[TASK OBJECTIVE]:
Comb through the entries for "values" and pull out each line that holds it.

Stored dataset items

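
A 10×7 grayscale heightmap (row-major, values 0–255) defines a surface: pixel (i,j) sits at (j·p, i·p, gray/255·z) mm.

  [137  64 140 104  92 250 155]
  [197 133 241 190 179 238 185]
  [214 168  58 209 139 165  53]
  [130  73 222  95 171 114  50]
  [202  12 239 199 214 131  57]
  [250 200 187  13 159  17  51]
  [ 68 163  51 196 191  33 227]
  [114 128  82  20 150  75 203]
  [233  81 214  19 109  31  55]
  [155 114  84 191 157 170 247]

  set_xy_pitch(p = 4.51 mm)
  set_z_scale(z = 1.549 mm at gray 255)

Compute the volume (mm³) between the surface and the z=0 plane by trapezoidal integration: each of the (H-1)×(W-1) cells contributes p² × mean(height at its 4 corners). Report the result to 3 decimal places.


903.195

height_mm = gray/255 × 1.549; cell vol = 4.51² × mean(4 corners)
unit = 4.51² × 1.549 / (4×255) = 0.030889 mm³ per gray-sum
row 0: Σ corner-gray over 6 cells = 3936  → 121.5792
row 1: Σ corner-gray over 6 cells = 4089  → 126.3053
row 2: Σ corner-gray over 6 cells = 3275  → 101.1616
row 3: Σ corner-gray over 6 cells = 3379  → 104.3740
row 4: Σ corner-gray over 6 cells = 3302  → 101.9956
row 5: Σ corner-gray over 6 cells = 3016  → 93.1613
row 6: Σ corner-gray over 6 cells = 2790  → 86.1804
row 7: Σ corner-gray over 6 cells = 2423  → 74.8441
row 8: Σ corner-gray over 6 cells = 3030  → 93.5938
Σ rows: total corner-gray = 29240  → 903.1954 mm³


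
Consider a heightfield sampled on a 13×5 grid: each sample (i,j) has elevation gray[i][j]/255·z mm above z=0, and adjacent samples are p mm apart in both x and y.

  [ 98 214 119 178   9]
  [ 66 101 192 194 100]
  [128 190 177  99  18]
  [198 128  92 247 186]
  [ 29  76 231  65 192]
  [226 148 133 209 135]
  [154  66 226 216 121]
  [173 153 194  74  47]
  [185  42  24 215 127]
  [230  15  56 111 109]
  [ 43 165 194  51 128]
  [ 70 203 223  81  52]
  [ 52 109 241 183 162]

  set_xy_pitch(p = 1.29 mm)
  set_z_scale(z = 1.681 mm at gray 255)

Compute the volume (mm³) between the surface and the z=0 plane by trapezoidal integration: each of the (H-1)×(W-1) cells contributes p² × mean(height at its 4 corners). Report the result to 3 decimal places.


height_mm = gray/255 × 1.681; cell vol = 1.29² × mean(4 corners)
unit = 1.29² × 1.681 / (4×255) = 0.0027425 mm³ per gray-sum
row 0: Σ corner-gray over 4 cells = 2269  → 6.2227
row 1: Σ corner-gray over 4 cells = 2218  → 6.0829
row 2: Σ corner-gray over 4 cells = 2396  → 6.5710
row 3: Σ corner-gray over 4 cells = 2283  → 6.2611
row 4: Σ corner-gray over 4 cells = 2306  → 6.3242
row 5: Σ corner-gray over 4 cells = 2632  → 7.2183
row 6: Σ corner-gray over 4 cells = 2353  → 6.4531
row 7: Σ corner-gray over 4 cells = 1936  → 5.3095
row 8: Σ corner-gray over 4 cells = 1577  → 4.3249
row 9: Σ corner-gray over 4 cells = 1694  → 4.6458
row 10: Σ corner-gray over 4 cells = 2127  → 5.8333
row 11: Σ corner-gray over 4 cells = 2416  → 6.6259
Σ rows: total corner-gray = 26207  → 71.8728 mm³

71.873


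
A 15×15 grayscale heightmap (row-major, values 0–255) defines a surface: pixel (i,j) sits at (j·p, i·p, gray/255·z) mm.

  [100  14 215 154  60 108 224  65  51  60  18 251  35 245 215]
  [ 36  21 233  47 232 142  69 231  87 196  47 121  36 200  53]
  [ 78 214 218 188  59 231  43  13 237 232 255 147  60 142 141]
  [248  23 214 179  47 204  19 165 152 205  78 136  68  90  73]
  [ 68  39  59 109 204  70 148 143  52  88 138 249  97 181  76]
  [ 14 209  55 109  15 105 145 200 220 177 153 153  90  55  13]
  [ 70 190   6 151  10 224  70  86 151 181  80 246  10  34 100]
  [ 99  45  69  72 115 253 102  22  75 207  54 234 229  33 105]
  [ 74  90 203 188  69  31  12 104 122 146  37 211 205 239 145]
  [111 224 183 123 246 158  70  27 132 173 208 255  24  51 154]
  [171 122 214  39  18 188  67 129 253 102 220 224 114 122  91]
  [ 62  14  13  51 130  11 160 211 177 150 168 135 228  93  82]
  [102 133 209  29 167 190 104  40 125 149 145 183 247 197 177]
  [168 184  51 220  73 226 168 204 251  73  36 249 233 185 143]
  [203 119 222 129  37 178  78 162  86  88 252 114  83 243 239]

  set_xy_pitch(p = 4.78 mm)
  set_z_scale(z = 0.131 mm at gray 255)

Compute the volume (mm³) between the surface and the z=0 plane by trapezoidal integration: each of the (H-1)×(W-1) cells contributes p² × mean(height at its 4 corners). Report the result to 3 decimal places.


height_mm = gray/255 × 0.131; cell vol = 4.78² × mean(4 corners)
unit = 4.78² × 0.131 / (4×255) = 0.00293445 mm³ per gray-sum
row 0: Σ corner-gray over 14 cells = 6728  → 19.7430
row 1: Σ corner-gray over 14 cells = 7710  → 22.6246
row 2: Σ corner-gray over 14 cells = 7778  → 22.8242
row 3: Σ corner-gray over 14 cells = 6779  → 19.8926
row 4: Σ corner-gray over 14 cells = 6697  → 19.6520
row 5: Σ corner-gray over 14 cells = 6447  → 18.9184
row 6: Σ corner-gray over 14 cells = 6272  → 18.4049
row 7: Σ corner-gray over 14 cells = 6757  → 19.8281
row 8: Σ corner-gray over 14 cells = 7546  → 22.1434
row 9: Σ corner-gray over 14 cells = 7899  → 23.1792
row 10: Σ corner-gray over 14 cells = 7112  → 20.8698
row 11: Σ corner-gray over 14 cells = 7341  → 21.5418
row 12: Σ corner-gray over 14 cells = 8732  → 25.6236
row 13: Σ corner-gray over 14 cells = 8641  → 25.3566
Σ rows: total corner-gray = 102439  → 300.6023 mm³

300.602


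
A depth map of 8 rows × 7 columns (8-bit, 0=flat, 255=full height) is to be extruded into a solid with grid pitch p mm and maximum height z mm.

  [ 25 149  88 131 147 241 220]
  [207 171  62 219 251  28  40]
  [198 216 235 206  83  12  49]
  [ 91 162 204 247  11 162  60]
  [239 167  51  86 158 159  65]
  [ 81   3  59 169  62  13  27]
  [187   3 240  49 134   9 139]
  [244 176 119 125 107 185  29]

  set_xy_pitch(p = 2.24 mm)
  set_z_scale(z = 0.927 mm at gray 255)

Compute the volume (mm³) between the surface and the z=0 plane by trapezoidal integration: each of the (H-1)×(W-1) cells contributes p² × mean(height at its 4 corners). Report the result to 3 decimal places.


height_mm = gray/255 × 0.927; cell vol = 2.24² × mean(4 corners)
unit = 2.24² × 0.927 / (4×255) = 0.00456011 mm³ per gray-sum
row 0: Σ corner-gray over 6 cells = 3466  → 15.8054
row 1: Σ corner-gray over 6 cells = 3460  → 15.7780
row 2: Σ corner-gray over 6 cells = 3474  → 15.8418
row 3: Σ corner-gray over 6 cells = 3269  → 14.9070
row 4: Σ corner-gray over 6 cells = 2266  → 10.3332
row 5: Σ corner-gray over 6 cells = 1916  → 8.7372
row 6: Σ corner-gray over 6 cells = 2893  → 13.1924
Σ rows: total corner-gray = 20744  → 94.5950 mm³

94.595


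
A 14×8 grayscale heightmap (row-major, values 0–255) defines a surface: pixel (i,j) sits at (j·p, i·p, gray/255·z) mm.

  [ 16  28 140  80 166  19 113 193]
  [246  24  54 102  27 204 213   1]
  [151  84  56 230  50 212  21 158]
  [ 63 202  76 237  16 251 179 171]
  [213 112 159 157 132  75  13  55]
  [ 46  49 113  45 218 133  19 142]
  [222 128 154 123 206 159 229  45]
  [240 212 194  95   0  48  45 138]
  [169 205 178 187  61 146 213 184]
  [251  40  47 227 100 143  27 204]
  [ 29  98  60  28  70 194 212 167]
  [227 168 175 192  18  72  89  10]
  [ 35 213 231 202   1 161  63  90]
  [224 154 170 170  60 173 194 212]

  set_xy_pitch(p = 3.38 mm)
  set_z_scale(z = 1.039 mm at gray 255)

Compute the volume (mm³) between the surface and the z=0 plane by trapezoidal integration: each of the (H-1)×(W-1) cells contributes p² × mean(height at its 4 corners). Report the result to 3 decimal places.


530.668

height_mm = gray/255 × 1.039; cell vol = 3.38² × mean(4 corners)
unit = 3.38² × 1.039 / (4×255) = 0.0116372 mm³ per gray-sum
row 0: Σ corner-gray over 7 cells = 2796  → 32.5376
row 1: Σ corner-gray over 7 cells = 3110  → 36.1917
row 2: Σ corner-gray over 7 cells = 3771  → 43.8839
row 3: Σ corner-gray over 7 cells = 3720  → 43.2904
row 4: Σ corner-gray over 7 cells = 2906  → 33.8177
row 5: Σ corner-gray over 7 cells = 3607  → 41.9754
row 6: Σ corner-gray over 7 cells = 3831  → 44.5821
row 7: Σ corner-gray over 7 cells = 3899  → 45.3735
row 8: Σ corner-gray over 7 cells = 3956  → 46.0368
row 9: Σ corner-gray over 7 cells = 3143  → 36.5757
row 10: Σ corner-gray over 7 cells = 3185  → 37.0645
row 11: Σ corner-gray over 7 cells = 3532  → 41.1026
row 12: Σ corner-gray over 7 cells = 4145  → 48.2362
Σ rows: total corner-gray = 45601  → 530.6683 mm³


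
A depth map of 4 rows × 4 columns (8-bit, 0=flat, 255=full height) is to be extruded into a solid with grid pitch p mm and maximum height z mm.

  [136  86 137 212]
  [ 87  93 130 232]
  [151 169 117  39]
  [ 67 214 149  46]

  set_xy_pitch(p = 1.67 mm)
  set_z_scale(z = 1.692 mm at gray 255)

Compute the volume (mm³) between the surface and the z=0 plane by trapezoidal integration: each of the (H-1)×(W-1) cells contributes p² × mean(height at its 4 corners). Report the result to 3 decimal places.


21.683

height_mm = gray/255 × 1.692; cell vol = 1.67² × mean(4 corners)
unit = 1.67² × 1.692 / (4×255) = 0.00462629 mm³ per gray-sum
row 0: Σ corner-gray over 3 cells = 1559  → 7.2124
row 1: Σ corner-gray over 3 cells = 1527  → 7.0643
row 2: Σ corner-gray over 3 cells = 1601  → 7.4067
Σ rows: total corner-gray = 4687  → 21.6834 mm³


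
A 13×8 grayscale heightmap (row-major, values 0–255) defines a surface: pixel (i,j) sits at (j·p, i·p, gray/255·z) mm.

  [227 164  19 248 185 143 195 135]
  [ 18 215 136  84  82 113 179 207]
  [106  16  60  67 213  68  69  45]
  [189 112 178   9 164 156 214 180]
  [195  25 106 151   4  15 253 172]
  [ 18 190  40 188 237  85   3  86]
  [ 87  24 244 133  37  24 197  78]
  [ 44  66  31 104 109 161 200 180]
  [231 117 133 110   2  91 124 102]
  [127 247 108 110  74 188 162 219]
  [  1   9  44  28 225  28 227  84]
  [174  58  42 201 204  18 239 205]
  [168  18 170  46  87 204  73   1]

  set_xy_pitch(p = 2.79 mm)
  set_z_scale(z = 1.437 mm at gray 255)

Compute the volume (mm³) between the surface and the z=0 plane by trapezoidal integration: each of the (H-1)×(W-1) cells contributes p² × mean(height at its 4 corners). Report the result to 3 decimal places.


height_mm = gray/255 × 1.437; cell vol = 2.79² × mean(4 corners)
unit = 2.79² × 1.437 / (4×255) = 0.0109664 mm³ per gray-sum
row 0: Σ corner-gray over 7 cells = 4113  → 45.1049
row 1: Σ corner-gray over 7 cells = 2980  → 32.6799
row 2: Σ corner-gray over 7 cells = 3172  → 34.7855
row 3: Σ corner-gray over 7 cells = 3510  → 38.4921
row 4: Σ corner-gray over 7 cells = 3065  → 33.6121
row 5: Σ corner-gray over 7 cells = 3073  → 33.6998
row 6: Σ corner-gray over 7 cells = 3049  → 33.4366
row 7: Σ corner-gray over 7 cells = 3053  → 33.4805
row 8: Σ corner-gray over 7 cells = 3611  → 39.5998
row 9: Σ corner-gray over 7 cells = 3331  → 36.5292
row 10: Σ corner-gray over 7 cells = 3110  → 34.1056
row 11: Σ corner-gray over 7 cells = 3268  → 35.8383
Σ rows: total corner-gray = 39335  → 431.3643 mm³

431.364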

[SOLVED PROBLEM]:
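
A 10×7 grayscale heightmap (row-major, values 0–255) defines a surface: pixel (i,j) sits at (j·p, i·p, gray/255·z) mm.
A 15×15 grayscale heightmap (row-major, values 0–255) defines a surface: pixel (i,j) sits at (j·p, i·p, gray/255·z) mm.
A 14×8 grayscale heightmap (row-major, values 0–255) defines a surface: pixel (i,j) sits at (j·p, i·p, gray/255·z) mm.
A 13×8 grayscale heightmap (row-major, values 0–255) defines a surface: pixel (i,j) sits at (j·p, i·p, gray/255·z) mm.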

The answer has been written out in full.